Stored data:
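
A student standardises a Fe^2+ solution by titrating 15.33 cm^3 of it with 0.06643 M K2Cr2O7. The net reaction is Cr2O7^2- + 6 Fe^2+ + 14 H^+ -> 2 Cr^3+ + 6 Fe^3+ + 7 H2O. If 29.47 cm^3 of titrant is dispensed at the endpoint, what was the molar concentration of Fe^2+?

0.766 M

n(K2Cr2O7) = 0.06643 x 0.02947 = 0.001958 mol.
From the balanced equation, 1 mol K2Cr2O7 reacts with 6 mol Fe^2+, so n(Fe^2+) = 0.001958 x 6/1 = 0.01175 mol.
[Fe^2+] = 0.01175 / 0.01533 L = 0.766 M.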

_Work task_
Give back all the records above exactly. Keep every word.

_Your response_
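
A student standardises a Fe^2+ solution by titrating 15.33 cm^3 of it with 0.06643 M K2Cr2O7. The net reaction is Cr2O7^2- + 6 Fe^2+ + 14 H^+ -> 2 Cr^3+ + 6 Fe^3+ + 7 H2O. If 29.47 cm^3 of titrant is dispensed at the endpoint, what was the molar concentration of Fe^2+?

0.766 M

n(K2Cr2O7) = 0.06643 x 0.02947 = 0.001958 mol.
From the balanced equation, 1 mol K2Cr2O7 reacts with 6 mol Fe^2+, so n(Fe^2+) = 0.001958 x 6/1 = 0.01175 mol.
[Fe^2+] = 0.01175 / 0.01533 L = 0.766 M.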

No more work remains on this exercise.